> What the exercise asks
Please return all lines from the records below that include the string "Formal".
/---
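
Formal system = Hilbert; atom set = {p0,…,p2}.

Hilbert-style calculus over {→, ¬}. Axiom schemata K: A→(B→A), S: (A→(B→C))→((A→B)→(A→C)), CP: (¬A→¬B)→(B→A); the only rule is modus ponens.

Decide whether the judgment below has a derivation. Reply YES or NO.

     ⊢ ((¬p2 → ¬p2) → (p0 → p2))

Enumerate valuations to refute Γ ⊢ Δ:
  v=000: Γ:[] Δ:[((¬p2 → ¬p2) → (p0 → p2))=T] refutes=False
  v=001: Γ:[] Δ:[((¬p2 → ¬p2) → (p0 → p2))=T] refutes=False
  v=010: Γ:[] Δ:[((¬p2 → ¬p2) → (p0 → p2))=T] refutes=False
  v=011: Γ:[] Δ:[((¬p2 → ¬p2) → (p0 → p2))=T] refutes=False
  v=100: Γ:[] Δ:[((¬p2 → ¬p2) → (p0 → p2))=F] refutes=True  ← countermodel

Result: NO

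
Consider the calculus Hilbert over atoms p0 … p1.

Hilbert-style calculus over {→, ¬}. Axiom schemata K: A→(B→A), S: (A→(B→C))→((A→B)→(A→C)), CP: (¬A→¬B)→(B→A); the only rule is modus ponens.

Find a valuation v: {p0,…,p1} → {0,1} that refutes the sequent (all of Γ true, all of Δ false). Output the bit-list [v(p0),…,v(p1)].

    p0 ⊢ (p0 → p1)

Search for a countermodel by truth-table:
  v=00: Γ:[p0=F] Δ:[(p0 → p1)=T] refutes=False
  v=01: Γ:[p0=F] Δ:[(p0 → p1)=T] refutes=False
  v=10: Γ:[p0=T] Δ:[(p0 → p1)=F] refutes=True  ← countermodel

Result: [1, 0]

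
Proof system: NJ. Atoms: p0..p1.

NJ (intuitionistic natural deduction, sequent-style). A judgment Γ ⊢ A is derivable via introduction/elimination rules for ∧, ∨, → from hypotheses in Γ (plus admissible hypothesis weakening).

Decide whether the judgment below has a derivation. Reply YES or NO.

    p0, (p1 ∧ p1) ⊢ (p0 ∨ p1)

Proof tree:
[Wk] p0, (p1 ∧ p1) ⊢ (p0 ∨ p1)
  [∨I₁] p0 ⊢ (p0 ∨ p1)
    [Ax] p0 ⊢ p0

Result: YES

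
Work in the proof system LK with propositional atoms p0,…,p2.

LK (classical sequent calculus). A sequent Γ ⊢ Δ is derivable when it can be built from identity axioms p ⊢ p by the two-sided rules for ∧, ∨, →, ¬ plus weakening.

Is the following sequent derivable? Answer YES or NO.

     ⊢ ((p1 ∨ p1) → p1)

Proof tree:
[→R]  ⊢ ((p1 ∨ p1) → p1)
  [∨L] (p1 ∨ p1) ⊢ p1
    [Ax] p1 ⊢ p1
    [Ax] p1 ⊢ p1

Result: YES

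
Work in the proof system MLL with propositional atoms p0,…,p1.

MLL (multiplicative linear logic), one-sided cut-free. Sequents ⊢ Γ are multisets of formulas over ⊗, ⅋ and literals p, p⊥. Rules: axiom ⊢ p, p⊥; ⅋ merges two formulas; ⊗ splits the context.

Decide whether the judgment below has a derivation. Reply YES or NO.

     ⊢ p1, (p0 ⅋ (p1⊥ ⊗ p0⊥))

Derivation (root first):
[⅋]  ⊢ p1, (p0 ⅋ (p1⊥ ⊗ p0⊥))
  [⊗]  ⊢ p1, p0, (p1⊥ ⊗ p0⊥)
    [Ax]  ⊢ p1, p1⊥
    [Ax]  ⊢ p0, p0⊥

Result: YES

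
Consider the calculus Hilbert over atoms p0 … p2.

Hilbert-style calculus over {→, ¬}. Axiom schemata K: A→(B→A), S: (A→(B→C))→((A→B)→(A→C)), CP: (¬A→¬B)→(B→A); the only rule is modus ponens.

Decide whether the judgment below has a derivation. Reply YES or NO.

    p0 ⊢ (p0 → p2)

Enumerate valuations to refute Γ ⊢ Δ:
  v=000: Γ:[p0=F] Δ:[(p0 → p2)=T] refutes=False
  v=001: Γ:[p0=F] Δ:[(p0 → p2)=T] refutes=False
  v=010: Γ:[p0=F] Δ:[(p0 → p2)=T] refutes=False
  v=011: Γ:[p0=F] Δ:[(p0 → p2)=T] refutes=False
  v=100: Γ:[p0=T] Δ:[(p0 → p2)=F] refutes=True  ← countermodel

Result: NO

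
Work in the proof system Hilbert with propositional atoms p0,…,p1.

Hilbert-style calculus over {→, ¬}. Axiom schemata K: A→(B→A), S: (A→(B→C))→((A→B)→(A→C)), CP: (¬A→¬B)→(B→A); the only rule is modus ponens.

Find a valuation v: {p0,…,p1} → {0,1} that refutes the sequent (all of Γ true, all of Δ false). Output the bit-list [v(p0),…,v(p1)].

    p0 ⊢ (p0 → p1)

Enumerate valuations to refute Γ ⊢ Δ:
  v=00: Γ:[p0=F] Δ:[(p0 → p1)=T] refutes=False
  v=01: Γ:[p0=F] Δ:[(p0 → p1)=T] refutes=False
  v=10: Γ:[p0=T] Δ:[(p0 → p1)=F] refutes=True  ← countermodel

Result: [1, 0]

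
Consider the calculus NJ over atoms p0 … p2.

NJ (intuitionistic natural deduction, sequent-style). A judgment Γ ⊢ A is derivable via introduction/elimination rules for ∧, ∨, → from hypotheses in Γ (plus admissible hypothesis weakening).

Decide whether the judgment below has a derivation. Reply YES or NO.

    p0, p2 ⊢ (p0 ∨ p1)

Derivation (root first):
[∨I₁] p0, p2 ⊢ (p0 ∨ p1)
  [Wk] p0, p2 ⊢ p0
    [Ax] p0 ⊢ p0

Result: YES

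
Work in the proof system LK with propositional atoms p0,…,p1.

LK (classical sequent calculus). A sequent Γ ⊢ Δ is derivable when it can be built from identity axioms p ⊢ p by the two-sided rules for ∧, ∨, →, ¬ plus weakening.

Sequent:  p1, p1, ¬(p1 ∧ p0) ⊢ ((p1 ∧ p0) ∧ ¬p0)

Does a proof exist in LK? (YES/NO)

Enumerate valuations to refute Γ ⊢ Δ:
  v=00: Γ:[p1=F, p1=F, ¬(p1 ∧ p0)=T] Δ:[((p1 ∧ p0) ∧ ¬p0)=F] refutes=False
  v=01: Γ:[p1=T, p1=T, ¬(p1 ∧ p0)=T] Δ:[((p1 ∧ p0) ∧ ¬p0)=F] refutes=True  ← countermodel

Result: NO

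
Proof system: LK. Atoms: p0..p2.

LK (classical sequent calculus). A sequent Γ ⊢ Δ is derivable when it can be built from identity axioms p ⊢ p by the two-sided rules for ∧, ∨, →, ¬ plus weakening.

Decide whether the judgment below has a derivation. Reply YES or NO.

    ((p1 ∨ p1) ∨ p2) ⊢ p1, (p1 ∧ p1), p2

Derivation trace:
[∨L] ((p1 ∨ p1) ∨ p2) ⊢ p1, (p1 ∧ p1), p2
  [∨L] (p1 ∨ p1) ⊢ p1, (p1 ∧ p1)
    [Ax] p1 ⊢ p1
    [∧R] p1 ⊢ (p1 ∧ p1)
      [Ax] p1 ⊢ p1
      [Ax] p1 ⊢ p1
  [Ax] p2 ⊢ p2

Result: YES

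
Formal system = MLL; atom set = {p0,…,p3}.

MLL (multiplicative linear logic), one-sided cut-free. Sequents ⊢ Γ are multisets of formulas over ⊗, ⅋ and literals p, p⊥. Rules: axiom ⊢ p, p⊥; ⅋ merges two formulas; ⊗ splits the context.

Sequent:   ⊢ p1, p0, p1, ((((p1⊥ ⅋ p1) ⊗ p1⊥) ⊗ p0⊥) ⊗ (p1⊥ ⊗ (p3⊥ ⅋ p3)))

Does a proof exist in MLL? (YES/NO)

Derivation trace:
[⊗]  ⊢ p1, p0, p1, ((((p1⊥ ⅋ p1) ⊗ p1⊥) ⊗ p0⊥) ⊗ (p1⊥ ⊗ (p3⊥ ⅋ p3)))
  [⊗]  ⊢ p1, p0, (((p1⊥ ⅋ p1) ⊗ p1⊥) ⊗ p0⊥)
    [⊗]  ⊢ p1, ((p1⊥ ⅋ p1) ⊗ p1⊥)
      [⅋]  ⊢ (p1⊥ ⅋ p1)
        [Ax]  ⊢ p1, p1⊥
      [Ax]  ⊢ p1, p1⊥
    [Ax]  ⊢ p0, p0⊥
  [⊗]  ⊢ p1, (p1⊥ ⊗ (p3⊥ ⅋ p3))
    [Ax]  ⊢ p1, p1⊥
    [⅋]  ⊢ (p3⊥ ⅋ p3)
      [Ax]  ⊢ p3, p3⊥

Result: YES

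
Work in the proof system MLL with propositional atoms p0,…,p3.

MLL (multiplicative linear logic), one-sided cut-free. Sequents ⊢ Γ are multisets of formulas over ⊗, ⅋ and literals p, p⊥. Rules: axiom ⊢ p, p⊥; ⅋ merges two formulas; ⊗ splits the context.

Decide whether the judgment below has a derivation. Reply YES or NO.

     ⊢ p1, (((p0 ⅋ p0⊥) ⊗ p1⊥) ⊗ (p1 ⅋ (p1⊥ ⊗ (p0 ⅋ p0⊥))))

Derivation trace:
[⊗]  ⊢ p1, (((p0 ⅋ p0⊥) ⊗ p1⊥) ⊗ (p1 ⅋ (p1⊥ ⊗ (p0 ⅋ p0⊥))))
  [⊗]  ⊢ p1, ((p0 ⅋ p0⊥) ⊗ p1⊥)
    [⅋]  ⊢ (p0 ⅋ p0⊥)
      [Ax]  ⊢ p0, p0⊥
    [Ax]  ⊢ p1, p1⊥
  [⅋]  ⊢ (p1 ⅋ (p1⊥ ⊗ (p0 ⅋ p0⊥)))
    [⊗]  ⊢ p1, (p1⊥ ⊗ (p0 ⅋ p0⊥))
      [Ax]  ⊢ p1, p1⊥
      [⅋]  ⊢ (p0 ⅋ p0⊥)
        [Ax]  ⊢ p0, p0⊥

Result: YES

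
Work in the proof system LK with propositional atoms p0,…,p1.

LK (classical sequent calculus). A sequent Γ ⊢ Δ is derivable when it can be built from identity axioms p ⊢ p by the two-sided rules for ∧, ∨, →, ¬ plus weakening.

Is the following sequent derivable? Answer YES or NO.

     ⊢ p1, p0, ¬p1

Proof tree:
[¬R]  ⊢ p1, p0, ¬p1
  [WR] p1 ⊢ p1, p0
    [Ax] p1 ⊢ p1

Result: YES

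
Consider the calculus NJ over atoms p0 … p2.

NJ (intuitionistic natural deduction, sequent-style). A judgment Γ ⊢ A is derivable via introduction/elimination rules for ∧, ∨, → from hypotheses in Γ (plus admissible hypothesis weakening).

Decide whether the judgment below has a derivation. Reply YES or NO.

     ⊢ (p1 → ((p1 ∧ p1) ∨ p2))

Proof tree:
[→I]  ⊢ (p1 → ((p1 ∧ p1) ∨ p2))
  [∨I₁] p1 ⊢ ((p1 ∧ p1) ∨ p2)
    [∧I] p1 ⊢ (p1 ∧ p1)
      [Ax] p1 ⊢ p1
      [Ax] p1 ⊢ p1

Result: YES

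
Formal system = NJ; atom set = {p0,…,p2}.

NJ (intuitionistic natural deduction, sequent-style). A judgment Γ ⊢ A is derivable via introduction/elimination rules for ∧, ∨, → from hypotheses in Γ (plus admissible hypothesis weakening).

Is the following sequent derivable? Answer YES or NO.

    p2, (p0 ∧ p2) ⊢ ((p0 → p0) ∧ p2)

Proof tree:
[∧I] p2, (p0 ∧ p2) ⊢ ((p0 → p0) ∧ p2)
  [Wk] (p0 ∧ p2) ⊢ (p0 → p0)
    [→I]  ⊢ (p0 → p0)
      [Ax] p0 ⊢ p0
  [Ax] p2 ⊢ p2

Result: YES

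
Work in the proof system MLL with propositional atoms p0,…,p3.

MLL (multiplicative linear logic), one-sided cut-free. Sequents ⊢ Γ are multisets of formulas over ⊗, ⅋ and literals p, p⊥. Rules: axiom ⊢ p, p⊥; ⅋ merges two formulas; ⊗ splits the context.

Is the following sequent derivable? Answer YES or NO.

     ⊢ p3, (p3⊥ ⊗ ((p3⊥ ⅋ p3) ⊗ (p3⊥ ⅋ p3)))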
\---
> Solution
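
Formal system = Hilbert; atom set = {p0,…,p2}.
Formal system = MLL; atom set = {p0,…,p3}.
Formal system = NJ; atom set = {p0,…,p2}.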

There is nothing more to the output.